▶ **THE INPUT**
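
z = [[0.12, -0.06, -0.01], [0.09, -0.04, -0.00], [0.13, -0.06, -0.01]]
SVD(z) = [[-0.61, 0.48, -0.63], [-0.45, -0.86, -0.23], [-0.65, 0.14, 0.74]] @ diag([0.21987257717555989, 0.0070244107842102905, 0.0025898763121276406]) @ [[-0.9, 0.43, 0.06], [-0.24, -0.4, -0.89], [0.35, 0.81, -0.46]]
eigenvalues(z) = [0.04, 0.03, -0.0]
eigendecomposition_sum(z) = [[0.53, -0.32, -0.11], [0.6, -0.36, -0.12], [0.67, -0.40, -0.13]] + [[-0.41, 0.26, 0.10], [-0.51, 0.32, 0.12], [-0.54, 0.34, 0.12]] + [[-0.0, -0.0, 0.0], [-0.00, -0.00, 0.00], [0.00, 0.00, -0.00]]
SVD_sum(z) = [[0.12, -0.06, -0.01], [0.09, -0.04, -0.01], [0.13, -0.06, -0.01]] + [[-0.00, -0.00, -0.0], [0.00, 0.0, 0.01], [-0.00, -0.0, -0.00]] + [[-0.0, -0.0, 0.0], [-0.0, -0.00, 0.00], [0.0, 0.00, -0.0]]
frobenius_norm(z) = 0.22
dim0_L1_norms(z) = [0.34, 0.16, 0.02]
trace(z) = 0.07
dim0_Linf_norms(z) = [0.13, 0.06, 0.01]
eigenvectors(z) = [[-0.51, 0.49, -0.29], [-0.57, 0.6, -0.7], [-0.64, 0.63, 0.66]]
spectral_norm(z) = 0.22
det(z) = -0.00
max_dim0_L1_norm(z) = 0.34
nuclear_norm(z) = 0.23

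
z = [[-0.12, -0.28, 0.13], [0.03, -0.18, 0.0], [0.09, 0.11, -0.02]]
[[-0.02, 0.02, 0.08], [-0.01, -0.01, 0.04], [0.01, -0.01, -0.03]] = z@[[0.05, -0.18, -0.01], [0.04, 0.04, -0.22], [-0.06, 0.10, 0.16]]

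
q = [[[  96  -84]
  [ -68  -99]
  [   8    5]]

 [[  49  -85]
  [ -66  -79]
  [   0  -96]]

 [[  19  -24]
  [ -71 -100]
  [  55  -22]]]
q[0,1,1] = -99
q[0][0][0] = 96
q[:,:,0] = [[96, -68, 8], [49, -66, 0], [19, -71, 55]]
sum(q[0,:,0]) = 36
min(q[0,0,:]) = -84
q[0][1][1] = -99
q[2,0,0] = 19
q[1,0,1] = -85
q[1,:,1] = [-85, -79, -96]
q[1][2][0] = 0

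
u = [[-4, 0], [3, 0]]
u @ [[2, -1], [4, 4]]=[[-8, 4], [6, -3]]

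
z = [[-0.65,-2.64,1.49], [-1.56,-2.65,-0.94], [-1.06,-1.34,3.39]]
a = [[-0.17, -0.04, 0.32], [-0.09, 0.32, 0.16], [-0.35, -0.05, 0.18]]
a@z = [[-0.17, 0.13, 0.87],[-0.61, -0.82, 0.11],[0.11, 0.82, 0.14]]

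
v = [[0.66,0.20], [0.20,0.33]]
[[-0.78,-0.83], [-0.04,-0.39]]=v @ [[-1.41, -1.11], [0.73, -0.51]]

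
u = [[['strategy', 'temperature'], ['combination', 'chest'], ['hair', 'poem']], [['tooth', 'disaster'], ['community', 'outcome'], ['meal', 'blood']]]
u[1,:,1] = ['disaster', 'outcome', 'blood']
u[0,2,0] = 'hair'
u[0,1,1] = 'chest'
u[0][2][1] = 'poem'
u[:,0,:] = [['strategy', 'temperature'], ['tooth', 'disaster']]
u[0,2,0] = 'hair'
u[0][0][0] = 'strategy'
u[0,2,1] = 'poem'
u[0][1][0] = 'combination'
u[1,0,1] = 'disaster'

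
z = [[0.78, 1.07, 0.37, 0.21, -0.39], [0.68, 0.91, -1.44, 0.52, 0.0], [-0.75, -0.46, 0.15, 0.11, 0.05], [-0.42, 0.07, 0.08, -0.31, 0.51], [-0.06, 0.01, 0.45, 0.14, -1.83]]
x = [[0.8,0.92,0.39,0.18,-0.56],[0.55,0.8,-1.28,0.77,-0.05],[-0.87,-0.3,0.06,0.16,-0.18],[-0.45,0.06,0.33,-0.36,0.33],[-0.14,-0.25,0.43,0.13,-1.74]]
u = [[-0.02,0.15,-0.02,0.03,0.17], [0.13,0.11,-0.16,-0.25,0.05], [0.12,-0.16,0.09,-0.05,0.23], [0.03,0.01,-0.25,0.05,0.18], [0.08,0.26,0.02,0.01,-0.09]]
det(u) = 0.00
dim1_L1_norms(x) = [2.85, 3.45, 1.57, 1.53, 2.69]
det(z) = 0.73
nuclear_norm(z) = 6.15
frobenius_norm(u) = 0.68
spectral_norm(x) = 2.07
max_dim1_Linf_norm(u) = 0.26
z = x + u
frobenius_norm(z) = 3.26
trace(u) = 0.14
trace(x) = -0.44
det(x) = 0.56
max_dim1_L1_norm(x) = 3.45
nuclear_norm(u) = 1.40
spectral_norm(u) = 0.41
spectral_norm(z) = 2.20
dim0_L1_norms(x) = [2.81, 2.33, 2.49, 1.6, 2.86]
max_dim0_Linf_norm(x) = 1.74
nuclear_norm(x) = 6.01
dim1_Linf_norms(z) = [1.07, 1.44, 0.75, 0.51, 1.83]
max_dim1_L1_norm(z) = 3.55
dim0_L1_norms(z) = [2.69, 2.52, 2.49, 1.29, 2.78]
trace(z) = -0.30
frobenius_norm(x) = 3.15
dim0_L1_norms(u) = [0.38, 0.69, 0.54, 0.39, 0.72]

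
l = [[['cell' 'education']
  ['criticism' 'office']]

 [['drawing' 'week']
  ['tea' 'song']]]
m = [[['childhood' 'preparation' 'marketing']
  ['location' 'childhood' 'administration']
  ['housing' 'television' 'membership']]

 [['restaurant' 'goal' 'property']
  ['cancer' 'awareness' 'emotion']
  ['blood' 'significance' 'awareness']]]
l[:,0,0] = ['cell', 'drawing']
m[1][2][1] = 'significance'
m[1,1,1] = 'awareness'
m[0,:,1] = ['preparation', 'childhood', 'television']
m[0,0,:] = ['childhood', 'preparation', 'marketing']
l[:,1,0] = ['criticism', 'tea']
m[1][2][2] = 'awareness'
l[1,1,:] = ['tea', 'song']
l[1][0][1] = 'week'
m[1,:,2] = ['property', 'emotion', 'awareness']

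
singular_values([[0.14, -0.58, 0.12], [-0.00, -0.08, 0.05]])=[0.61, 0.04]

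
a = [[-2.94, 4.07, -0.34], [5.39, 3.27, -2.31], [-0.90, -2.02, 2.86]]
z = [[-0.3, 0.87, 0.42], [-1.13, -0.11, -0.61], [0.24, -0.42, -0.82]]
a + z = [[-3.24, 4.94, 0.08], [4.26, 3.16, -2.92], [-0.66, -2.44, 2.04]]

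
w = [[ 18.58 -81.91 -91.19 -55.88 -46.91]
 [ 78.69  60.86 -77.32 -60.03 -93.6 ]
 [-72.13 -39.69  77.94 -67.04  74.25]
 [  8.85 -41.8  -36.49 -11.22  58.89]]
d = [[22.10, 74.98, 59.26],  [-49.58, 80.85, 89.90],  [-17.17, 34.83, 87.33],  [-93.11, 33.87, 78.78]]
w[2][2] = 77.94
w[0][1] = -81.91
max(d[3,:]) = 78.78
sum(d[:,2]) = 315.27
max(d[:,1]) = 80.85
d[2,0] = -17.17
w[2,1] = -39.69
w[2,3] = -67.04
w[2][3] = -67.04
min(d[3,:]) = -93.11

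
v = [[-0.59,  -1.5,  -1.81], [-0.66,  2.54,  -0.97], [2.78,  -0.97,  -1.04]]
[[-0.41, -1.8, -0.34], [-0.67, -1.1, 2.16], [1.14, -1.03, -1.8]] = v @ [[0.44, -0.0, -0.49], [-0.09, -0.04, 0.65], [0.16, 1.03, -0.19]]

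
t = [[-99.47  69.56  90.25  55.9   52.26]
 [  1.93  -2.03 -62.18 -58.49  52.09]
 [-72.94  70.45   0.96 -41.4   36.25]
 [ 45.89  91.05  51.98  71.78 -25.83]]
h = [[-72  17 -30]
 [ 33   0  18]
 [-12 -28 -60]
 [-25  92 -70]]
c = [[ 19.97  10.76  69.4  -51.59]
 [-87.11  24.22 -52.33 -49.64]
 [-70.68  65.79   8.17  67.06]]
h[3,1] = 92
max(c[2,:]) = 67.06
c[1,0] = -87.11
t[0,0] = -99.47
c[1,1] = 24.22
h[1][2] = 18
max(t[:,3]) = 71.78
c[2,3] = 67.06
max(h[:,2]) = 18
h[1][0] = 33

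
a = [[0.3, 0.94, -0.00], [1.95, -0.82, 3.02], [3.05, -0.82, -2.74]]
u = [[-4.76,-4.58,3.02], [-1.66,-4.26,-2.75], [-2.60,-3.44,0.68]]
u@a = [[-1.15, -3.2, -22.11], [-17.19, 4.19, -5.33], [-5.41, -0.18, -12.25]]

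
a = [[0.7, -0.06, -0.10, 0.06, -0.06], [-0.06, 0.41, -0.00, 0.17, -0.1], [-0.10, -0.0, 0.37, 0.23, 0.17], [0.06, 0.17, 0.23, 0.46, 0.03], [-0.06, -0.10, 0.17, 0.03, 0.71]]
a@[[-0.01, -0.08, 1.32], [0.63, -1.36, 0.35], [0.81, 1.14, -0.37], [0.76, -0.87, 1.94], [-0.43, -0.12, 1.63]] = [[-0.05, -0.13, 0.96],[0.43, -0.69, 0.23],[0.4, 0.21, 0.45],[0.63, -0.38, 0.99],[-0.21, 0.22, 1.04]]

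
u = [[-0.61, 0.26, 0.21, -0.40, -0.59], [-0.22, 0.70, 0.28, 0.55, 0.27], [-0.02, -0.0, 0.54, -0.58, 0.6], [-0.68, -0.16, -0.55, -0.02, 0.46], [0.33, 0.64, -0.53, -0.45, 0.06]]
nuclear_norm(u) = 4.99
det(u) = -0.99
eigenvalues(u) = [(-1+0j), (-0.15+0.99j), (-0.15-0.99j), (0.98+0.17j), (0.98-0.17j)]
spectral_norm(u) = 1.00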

▶ **ASSIGNMENT**
Pull every line with the string "blood" out of the material.

▶ **EXERCISE ANSWER**
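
u = [[['strategy', 'temperature'], ['combination', 'chest'], ['hair', 'poem']], [['tooth', 'disaster'], ['community', 'outcome'], ['meal', 'blood']]]
u[1,:,1] = ['disaster', 'outcome', 'blood']
  ['blood' 'significance' 'awareness']]]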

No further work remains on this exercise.